** DATA follows **

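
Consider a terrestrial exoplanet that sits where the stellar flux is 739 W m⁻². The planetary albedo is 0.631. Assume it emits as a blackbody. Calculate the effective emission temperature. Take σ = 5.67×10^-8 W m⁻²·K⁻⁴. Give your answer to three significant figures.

The planet absorbs (1−α)S over its disc πR² and re-emits over 4πR², so the mean absorbed flux is (1−0.631)·739.0/4 = 68.17 W m⁻².
Set σT⁴ = 68.17 → T = (68.17/σ)^(1/4) = 186.2 K.

186 kelvin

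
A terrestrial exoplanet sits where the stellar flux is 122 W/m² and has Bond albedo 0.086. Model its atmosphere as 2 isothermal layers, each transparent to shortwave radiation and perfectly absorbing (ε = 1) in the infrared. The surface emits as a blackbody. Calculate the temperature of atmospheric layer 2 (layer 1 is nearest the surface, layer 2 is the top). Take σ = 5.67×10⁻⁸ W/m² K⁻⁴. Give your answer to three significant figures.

Top-of-atmosphere balance: σT_e⁴ = S(1−α)/4 = 27.88 W/m² → T_e = 148.9 K.
In the N-layer model, layer k (counted from the surface) has T_k = (N+1−k)^(1/4)·T_e.
With k = 2: T_2 = (2+1−2)^¼·148.9 K = 148.9 K.

149 K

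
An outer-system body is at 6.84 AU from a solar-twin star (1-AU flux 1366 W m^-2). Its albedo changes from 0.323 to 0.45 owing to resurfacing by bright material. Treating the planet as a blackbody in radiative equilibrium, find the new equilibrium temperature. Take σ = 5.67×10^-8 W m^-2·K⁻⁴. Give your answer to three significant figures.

By the inverse-square law, S = 1366/6.84² = 29.20 W m^-2.
New equilibrium: T₂ = [(1−0.45)·29.20/(4σ)]^(1/4) = 91.73 K.

91.7 kelvin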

** End of DATA **

Every record above has to appear again, word for word.

▶ **SOLUTION FOR THIS EXERCISE**:
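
Consider a terrestrial exoplanet that sits where the stellar flux is 739 W m⁻². The planetary albedo is 0.631. Assume it emits as a blackbody. Calculate the effective emission temperature. Take σ = 5.67×10^-8 W m⁻²·K⁻⁴. Give your answer to three significant figures.

The planet absorbs (1−α)S over its disc πR² and re-emits over 4πR², so the mean absorbed flux is (1−0.631)·739.0/4 = 68.17 W m⁻².
Set σT⁴ = 68.17 → T = (68.17/σ)^(1/4) = 186.2 K.

186 kelvin

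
A terrestrial exoplanet sits where the stellar flux is 122 W/m² and has Bond albedo 0.086. Model its atmosphere as 2 isothermal layers, each transparent to shortwave radiation and perfectly absorbing (ε = 1) in the infrared. The surface emits as a blackbody. Calculate the temperature of atmospheric layer 2 (layer 1 is nearest the surface, layer 2 is the top). Take σ = 5.67×10⁻⁸ W/m² K⁻⁴. Give your answer to three significant figures.

Top-of-atmosphere balance: σT_e⁴ = S(1−α)/4 = 27.88 W/m² → T_e = 148.9 K.
In the N-layer model, layer k (counted from the surface) has T_k = (N+1−k)^(1/4)·T_e.
With k = 2: T_2 = (2+1−2)^¼·148.9 K = 148.9 K.

149 K

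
An outer-system body is at 6.84 AU from a solar-twin star (1-AU flux 1366 W m^-2). Its albedo changes from 0.323 to 0.45 owing to resurfacing by bright material. Treating the planet as a blackbody in radiative equilibrium, find the new equilibrium temperature. Take σ = 5.67×10^-8 W m^-2·K⁻⁴. Give your answer to three significant figures.

By the inverse-square law, S = 1366/6.84² = 29.20 W m^-2.
New equilibrium: T₂ = [(1−0.45)·29.20/(4σ)]^(1/4) = 91.73 K.

91.7 kelvin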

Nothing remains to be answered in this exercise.